WORK REQUEST:
The data are to be restated in full, exactly as presented.

- - -

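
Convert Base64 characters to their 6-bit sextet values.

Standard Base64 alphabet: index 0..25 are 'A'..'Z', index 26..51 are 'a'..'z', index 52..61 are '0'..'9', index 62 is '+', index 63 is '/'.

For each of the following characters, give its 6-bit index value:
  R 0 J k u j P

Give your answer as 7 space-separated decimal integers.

Answer: 17 52 9 36 46 35 15

Derivation:
'R': A..Z range, ord('R') − ord('A') = 17
'0': 0..9 range, 52 + ord('0') − ord('0') = 52
'J': A..Z range, ord('J') − ord('A') = 9
'k': a..z range, 26 + ord('k') − ord('a') = 36
'u': a..z range, 26 + ord('u') − ord('a') = 46
'j': a..z range, 26 + ord('j') − ord('a') = 35
'P': A..Z range, ord('P') − ord('A') = 15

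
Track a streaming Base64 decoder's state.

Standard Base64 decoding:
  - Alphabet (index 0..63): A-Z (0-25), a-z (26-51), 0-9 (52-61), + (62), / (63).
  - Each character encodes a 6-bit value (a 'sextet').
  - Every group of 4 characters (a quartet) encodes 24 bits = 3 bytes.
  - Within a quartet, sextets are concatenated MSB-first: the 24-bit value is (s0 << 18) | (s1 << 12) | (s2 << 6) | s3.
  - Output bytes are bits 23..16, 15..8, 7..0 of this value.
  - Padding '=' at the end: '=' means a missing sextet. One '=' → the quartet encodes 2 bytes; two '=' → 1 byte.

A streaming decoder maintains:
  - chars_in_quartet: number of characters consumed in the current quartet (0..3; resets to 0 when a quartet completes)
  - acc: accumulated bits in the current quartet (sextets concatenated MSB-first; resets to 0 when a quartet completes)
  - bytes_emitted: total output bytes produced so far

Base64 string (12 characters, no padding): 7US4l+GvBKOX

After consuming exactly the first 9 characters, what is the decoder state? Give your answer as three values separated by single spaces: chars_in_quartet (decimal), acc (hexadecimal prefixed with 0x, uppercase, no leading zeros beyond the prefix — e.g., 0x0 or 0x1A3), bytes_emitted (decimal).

After char 0 ('7'=59): chars_in_quartet=1 acc=0x3B bytes_emitted=0
After char 1 ('U'=20): chars_in_quartet=2 acc=0xED4 bytes_emitted=0
After char 2 ('S'=18): chars_in_quartet=3 acc=0x3B512 bytes_emitted=0
After char 3 ('4'=56): chars_in_quartet=4 acc=0xED44B8 -> emit ED 44 B8, reset; bytes_emitted=3
After char 4 ('l'=37): chars_in_quartet=1 acc=0x25 bytes_emitted=3
After char 5 ('+'=62): chars_in_quartet=2 acc=0x97E bytes_emitted=3
After char 6 ('G'=6): chars_in_quartet=3 acc=0x25F86 bytes_emitted=3
After char 7 ('v'=47): chars_in_quartet=4 acc=0x97E1AF -> emit 97 E1 AF, reset; bytes_emitted=6
After char 8 ('B'=1): chars_in_quartet=1 acc=0x1 bytes_emitted=6

Answer: 1 0x1 6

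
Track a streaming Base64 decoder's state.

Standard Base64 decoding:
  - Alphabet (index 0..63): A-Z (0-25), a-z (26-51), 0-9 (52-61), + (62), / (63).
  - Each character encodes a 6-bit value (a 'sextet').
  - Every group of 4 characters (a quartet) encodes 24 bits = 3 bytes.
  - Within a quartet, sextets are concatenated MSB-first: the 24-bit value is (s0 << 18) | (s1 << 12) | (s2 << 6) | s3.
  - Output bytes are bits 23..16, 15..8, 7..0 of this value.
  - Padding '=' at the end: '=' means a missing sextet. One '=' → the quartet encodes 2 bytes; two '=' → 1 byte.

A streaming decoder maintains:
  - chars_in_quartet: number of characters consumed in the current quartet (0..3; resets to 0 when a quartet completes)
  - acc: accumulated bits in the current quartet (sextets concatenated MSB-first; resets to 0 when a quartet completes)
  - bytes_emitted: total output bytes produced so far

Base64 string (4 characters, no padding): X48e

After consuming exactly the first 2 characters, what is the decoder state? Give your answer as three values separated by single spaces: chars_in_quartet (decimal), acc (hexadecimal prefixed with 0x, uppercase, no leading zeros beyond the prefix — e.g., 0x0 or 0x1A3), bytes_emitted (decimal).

Answer: 2 0x5F8 0

Derivation:
After char 0 ('X'=23): chars_in_quartet=1 acc=0x17 bytes_emitted=0
After char 1 ('4'=56): chars_in_quartet=2 acc=0x5F8 bytes_emitted=0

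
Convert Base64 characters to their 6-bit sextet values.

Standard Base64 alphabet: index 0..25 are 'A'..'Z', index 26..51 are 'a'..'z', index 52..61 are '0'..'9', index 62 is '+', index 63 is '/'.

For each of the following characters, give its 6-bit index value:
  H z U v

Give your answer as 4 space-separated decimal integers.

Answer: 7 51 20 47

Derivation:
'H': A..Z range, ord('H') − ord('A') = 7
'z': a..z range, 26 + ord('z') − ord('a') = 51
'U': A..Z range, ord('U') − ord('A') = 20
'v': a..z range, 26 + ord('v') − ord('a') = 47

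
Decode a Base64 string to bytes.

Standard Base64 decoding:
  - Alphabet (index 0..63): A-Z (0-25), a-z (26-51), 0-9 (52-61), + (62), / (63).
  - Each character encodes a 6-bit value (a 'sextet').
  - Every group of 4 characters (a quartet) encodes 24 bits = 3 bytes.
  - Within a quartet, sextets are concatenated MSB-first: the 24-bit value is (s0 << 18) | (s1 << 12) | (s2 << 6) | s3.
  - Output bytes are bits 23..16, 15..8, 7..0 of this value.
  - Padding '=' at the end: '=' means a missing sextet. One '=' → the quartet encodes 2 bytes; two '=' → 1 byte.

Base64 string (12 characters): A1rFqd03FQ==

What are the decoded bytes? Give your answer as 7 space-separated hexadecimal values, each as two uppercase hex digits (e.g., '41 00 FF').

After char 0 ('A'=0): chars_in_quartet=1 acc=0x0 bytes_emitted=0
After char 1 ('1'=53): chars_in_quartet=2 acc=0x35 bytes_emitted=0
After char 2 ('r'=43): chars_in_quartet=3 acc=0xD6B bytes_emitted=0
After char 3 ('F'=5): chars_in_quartet=4 acc=0x35AC5 -> emit 03 5A C5, reset; bytes_emitted=3
After char 4 ('q'=42): chars_in_quartet=1 acc=0x2A bytes_emitted=3
After char 5 ('d'=29): chars_in_quartet=2 acc=0xA9D bytes_emitted=3
After char 6 ('0'=52): chars_in_quartet=3 acc=0x2A774 bytes_emitted=3
After char 7 ('3'=55): chars_in_quartet=4 acc=0xA9DD37 -> emit A9 DD 37, reset; bytes_emitted=6
After char 8 ('F'=5): chars_in_quartet=1 acc=0x5 bytes_emitted=6
After char 9 ('Q'=16): chars_in_quartet=2 acc=0x150 bytes_emitted=6
Padding '==': partial quartet acc=0x150 -> emit 15; bytes_emitted=7

Answer: 03 5A C5 A9 DD 37 15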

- - -

YOUR RESPONSE:
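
Convert Base64 characters to their 6-bit sextet values.

Standard Base64 alphabet: index 0..25 are 'A'..'Z', index 26..51 are 'a'..'z', index 52..61 are '0'..'9', index 62 is '+', index 63 is '/'.

For each of the following characters, give its 6-bit index value:
  R 0 J k u j P

Give your answer as 7 space-separated decimal integers.

Answer: 17 52 9 36 46 35 15

Derivation:
'R': A..Z range, ord('R') − ord('A') = 17
'0': 0..9 range, 52 + ord('0') − ord('0') = 52
'J': A..Z range, ord('J') − ord('A') = 9
'k': a..z range, 26 + ord('k') − ord('a') = 36
'u': a..z range, 26 + ord('u') − ord('a') = 46
'j': a..z range, 26 + ord('j') − ord('a') = 35
'P': A..Z range, ord('P') − ord('A') = 15

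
Track a streaming Base64 decoder's state.

Standard Base64 decoding:
  - Alphabet (index 0..63): A-Z (0-25), a-z (26-51), 0-9 (52-61), + (62), / (63).
  - Each character encodes a 6-bit value (a 'sextet').
  - Every group of 4 characters (a quartet) encodes 24 bits = 3 bytes.
  - Within a quartet, sextets are concatenated MSB-first: the 24-bit value is (s0 << 18) | (s1 << 12) | (s2 << 6) | s3.
  - Output bytes are bits 23..16, 15..8, 7..0 of this value.
  - Padding '=' at the end: '=' means a missing sextet. One '=' → the quartet encodes 2 bytes; two '=' → 1 byte.

A streaming decoder maintains:
  - chars_in_quartet: number of characters consumed in the current quartet (0..3; resets to 0 when a quartet completes)
  - acc: accumulated bits in the current quartet (sextets concatenated MSB-first; resets to 0 when a quartet completes)
  - bytes_emitted: total output bytes produced so far

Base64 string (12 characters, no padding): 7US4l+GvBKOX

After consuming exactly the first 9 characters, what is the decoder state? Give your answer as three values separated by single spaces: chars_in_quartet (decimal), acc (hexadecimal prefixed with 0x, uppercase, no leading zeros beyond the prefix — e.g., 0x0 or 0x1A3), bytes_emitted (decimal).

After char 0 ('7'=59): chars_in_quartet=1 acc=0x3B bytes_emitted=0
After char 1 ('U'=20): chars_in_quartet=2 acc=0xED4 bytes_emitted=0
After char 2 ('S'=18): chars_in_quartet=3 acc=0x3B512 bytes_emitted=0
After char 3 ('4'=56): chars_in_quartet=4 acc=0xED44B8 -> emit ED 44 B8, reset; bytes_emitted=3
After char 4 ('l'=37): chars_in_quartet=1 acc=0x25 bytes_emitted=3
After char 5 ('+'=62): chars_in_quartet=2 acc=0x97E bytes_emitted=3
After char 6 ('G'=6): chars_in_quartet=3 acc=0x25F86 bytes_emitted=3
After char 7 ('v'=47): chars_in_quartet=4 acc=0x97E1AF -> emit 97 E1 AF, reset; bytes_emitted=6
After char 8 ('B'=1): chars_in_quartet=1 acc=0x1 bytes_emitted=6

Answer: 1 0x1 6

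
Track a streaming Base64 decoder's state.

Standard Base64 decoding:
  - Alphabet (index 0..63): A-Z (0-25), a-z (26-51), 0-9 (52-61), + (62), / (63).
  - Each character encodes a 6-bit value (a 'sextet').
  - Every group of 4 characters (a quartet) encodes 24 bits = 3 bytes.
  - Within a quartet, sextets are concatenated MSB-first: the 24-bit value is (s0 << 18) | (s1 << 12) | (s2 << 6) | s3.
  - Output bytes are bits 23..16, 15..8, 7..0 of this value.
  - Padding '=' at the end: '=' means a missing sextet. One '=' → the quartet encodes 2 bytes; two '=' → 1 byte.

A streaming decoder maintains:
  - chars_in_quartet: number of characters consumed in the current quartet (0..3; resets to 0 when a quartet completes)
  - acc: accumulated bits in the current quartet (sextets concatenated MSB-first; resets to 0 when a quartet completes)
  - bytes_emitted: total output bytes produced so far

Base64 string (4 characters, no padding): X48e

After consuming exactly the first 2 characters, what is the decoder state? Give your answer as three values separated by single spaces: chars_in_quartet (decimal), acc (hexadecimal prefixed with 0x, uppercase, no leading zeros beyond the prefix — e.g., 0x0 or 0x1A3), bytes_emitted (decimal).

Answer: 2 0x5F8 0

Derivation:
After char 0 ('X'=23): chars_in_quartet=1 acc=0x17 bytes_emitted=0
After char 1 ('4'=56): chars_in_quartet=2 acc=0x5F8 bytes_emitted=0

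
Convert Base64 characters to their 6-bit sextet values.

Standard Base64 alphabet: index 0..25 are 'A'..'Z', index 26..51 are 'a'..'z', index 52..61 are '0'..'9', index 62 is '+', index 63 is '/'.

For each of the following characters, give its 6-bit index value:
  H z U v

Give your answer as 4 space-separated decimal integers.

Answer: 7 51 20 47

Derivation:
'H': A..Z range, ord('H') − ord('A') = 7
'z': a..z range, 26 + ord('z') − ord('a') = 51
'U': A..Z range, ord('U') − ord('A') = 20
'v': a..z range, 26 + ord('v') − ord('a') = 47

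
Decode a Base64 string to bytes.

Standard Base64 decoding:
  - Alphabet (index 0..63): A-Z (0-25), a-z (26-51), 0-9 (52-61), + (62), / (63).
  - Each character encodes a 6-bit value (a 'sextet').
  - Every group of 4 characters (a quartet) encodes 24 bits = 3 bytes.
  - Within a quartet, sextets are concatenated MSB-first: the 24-bit value is (s0 << 18) | (s1 << 12) | (s2 << 6) | s3.
  - Output bytes are bits 23..16, 15..8, 7..0 of this value.
  - Padding '=' at the end: '=' means a missing sextet. One '=' → the quartet encodes 2 bytes; two '=' → 1 byte.

Base64 string (12 characters): A1rFqd03FQ==

What are the decoded bytes? Give your answer as 7 space-separated hexadecimal values, each as two uppercase hex digits (e.g., '41 00 FF').

After char 0 ('A'=0): chars_in_quartet=1 acc=0x0 bytes_emitted=0
After char 1 ('1'=53): chars_in_quartet=2 acc=0x35 bytes_emitted=0
After char 2 ('r'=43): chars_in_quartet=3 acc=0xD6B bytes_emitted=0
After char 3 ('F'=5): chars_in_quartet=4 acc=0x35AC5 -> emit 03 5A C5, reset; bytes_emitted=3
After char 4 ('q'=42): chars_in_quartet=1 acc=0x2A bytes_emitted=3
After char 5 ('d'=29): chars_in_quartet=2 acc=0xA9D bytes_emitted=3
After char 6 ('0'=52): chars_in_quartet=3 acc=0x2A774 bytes_emitted=3
After char 7 ('3'=55): chars_in_quartet=4 acc=0xA9DD37 -> emit A9 DD 37, reset; bytes_emitted=6
After char 8 ('F'=5): chars_in_quartet=1 acc=0x5 bytes_emitted=6
After char 9 ('Q'=16): chars_in_quartet=2 acc=0x150 bytes_emitted=6
Padding '==': partial quartet acc=0x150 -> emit 15; bytes_emitted=7

Answer: 03 5A C5 A9 DD 37 15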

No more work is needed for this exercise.